● REQUIRED WORK
Give back an exact copy of the lines below, from the first through the line with "canned tuna: sodium"; please stop there.

● INPUT
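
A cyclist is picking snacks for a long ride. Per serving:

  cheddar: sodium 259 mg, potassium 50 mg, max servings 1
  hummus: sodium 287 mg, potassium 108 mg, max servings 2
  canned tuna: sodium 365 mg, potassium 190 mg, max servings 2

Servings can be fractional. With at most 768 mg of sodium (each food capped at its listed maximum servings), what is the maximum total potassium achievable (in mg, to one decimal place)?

394.3 mg

Potassium per mg sodium: canned tuna 0.5205, hummus 0.3763, cheddar 0.1931.
Take 2 servings of canned tuna: uses 730 mg sodium, +380.0 mg potassium (running total 380.0 mg).
Take 0.1324 servings of hummus: uses 38 mg sodium, +14.3 mg potassium (running total 394.3 mg).
Filling greedily by potassium-per-mg sodium is optimal for one linear limit, giving 394.3 mg.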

● ANSWER TO THIS TASK
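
A cyclist is picking snacks for a long ride. Per serving:

  cheddar: sodium 259 mg, potassium 50 mg, max servings 1
  hummus: sodium 287 mg, potassium 108 mg, max servings 2
  canned tuna: sodium 365 mg, potassium 190 mg, max servings 2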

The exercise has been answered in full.